Please repeat the records below exactly, from the first line through the line containing "Production per step: 4", and nothing more.
........
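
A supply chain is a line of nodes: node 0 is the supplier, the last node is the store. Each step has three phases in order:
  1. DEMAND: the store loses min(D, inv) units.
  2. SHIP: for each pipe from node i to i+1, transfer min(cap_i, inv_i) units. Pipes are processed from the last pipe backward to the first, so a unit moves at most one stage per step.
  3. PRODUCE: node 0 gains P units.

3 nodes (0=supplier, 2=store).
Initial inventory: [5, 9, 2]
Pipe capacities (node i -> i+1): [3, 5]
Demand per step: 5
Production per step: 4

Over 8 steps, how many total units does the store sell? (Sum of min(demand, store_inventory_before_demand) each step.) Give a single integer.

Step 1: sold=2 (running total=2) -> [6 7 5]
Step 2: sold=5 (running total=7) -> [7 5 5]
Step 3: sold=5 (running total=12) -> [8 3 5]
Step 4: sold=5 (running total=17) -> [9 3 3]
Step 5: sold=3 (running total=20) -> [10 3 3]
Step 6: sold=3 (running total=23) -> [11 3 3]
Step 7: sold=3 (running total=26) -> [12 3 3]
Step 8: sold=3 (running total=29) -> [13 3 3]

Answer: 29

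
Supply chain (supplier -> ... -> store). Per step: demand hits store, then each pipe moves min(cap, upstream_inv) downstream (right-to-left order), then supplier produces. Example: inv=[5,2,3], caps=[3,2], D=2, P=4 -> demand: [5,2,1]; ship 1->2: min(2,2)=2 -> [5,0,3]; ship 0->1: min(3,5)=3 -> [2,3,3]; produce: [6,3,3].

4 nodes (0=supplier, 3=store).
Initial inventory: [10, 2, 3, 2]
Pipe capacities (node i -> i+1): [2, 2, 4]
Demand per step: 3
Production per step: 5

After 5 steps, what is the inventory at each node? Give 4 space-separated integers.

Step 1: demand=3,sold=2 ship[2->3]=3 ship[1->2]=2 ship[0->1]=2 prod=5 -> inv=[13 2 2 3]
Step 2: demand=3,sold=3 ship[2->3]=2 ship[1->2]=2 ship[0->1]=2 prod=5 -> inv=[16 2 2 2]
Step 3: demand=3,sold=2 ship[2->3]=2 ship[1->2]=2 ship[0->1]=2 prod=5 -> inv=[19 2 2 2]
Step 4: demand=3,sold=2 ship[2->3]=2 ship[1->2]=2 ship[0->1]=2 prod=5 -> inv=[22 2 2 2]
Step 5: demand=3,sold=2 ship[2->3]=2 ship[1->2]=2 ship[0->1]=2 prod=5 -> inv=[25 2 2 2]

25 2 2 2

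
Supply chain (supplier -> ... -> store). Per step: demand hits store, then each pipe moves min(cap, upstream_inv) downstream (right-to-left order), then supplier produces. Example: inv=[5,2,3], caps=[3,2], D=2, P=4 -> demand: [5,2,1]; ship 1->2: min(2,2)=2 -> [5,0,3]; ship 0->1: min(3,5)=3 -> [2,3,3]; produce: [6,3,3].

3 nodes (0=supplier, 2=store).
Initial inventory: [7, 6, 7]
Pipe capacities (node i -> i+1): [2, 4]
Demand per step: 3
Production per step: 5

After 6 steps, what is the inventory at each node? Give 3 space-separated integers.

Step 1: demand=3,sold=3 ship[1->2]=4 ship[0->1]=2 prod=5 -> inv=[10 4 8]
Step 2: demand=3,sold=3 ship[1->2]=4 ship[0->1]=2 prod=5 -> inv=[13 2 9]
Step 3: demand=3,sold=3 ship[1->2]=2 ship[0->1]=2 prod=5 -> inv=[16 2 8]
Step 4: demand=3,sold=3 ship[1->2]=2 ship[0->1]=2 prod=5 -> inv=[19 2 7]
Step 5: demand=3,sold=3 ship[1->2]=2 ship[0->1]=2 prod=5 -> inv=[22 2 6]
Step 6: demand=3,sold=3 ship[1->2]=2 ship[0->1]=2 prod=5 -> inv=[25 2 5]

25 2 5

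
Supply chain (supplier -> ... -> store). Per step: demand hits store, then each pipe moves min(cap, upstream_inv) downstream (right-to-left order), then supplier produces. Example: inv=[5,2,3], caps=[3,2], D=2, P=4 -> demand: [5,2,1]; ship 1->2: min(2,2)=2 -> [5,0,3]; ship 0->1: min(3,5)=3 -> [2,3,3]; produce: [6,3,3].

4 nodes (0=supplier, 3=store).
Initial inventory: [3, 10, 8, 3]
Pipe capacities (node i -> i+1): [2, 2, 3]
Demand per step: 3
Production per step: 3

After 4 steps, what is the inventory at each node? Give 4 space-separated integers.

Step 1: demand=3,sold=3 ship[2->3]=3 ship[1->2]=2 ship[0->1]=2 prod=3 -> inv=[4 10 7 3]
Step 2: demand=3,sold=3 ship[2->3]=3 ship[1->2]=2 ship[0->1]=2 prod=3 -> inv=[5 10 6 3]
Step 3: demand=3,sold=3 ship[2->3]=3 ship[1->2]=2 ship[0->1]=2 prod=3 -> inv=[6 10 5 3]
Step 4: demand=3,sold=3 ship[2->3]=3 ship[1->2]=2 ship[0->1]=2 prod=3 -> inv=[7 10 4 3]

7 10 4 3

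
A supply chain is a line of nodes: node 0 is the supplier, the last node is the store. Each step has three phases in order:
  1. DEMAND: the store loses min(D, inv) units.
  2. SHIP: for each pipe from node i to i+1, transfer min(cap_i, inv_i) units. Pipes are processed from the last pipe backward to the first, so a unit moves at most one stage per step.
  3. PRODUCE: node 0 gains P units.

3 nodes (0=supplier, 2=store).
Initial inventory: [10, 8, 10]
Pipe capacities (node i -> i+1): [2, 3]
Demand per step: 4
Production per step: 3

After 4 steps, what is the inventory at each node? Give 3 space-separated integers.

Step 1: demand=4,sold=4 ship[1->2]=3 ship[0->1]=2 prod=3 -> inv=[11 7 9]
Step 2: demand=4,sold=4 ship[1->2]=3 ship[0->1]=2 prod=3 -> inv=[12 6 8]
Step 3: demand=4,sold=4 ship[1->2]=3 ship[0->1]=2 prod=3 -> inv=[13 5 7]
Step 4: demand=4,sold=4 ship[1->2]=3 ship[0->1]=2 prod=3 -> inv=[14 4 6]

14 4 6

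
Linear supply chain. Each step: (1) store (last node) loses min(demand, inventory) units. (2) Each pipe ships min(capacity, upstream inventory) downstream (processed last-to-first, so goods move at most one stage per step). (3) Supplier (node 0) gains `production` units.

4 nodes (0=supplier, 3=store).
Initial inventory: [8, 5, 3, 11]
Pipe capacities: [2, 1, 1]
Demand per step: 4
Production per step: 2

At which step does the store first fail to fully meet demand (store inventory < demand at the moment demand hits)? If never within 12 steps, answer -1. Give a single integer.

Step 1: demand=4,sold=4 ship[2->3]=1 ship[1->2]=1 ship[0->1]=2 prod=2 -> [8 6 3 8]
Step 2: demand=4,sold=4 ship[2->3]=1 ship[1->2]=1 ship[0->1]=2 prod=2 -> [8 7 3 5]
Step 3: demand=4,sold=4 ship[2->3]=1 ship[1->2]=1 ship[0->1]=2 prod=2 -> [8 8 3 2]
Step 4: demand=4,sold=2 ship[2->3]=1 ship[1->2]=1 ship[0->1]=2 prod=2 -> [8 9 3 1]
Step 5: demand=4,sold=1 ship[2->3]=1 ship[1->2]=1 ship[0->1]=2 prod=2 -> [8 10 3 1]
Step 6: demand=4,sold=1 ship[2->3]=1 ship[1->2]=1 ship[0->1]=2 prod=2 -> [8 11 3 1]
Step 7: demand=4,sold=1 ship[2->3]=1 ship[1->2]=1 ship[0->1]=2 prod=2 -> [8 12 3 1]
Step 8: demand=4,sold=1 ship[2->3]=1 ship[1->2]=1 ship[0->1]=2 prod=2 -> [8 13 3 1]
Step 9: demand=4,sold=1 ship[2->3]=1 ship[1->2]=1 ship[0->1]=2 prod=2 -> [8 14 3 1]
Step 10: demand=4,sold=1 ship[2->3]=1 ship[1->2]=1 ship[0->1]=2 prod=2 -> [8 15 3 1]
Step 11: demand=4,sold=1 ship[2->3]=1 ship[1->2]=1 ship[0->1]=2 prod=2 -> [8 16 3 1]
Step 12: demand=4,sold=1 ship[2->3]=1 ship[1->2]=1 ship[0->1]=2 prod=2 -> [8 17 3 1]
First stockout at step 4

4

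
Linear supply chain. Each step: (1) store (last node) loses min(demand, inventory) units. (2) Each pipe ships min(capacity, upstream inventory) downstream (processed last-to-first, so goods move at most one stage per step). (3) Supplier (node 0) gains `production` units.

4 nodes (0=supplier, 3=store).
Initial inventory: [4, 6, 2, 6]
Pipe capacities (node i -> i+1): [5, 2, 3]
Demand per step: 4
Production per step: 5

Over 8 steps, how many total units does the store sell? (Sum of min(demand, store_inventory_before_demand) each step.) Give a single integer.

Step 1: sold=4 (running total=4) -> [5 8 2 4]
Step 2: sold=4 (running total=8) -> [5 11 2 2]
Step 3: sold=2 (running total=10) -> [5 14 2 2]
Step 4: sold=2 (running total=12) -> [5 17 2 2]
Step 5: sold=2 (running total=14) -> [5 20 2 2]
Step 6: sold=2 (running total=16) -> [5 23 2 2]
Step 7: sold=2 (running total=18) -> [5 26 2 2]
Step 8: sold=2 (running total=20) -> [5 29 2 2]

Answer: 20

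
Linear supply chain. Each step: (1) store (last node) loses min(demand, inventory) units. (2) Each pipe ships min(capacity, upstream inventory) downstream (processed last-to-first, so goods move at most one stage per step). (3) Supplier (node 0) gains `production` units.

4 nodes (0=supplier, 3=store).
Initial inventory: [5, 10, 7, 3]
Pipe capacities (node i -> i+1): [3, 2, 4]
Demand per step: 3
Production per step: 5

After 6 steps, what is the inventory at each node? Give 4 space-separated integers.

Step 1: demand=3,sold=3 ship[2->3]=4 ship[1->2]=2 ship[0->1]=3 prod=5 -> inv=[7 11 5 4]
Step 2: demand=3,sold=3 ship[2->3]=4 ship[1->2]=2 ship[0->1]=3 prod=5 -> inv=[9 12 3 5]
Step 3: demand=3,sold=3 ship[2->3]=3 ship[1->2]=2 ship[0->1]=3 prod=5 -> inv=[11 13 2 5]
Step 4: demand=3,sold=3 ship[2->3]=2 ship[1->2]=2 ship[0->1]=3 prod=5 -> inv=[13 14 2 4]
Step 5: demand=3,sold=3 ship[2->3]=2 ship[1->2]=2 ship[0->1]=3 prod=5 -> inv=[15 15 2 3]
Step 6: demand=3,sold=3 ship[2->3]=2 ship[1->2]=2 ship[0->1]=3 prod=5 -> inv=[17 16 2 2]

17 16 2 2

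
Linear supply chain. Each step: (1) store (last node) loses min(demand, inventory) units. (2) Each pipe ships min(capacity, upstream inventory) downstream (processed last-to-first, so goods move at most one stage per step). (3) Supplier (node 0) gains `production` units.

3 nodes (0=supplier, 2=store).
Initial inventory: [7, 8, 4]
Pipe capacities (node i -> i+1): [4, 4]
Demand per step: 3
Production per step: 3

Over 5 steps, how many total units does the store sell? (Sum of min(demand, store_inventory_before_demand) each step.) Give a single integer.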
........
▸ ANSWER SECTION
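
A supply chain is a line of nodes: node 0 is the supplier, the last node is the store. Each step has three phases in order:
  1. DEMAND: the store loses min(D, inv) units.
  2. SHIP: for each pipe from node i to i+1, transfer min(cap_i, inv_i) units. Pipes are processed from the last pipe backward to the first, so a unit moves at most one stage per step.
  3. PRODUCE: node 0 gains P units.

3 nodes (0=supplier, 2=store).
Initial inventory: [5, 9, 2]
Pipe capacities (node i -> i+1): [3, 5]
Demand per step: 5
Production per step: 4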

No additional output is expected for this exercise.